**Available data:**
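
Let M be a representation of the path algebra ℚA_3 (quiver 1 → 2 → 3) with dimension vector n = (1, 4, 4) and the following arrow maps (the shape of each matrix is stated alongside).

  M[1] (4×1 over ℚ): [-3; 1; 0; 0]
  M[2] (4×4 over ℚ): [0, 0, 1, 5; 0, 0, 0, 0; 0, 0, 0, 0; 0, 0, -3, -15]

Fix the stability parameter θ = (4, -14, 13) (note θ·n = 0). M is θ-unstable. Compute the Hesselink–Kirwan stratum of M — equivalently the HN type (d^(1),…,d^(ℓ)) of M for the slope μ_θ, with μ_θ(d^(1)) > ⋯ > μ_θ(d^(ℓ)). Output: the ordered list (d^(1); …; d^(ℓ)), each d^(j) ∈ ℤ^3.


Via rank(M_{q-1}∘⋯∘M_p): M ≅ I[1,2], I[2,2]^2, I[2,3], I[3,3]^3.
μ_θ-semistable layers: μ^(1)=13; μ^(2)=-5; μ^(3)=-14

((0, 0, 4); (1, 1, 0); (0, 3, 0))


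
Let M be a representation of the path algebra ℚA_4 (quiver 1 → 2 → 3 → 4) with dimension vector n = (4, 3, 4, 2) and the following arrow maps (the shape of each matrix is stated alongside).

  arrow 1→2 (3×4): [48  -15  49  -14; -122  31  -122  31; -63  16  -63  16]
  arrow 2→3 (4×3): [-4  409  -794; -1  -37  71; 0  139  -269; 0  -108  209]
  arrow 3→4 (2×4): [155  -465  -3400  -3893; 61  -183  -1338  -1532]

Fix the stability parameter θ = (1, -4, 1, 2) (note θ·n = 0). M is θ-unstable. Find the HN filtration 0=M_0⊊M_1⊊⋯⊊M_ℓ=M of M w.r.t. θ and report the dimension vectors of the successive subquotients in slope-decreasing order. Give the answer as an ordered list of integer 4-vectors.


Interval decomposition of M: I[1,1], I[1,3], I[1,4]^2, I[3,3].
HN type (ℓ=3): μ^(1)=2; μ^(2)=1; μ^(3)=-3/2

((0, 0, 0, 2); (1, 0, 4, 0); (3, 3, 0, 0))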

**Requirement:** In the material above, which lines contain "matrix"? Copy each of them.

**Expected answer:**
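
Let M be a representation of the path algebra ℚA_3 (quiver 1 → 2 → 3) with dimension vector n = (1, 4, 4) and the following arrow maps (the shape of each matrix is stated alongside).
Let M be a representation of the path algebra ℚA_4 (quiver 1 → 2 → 3 → 4) with dimension vector n = (4, 3, 4, 2) and the following arrow maps (the shape of each matrix is stated alongside).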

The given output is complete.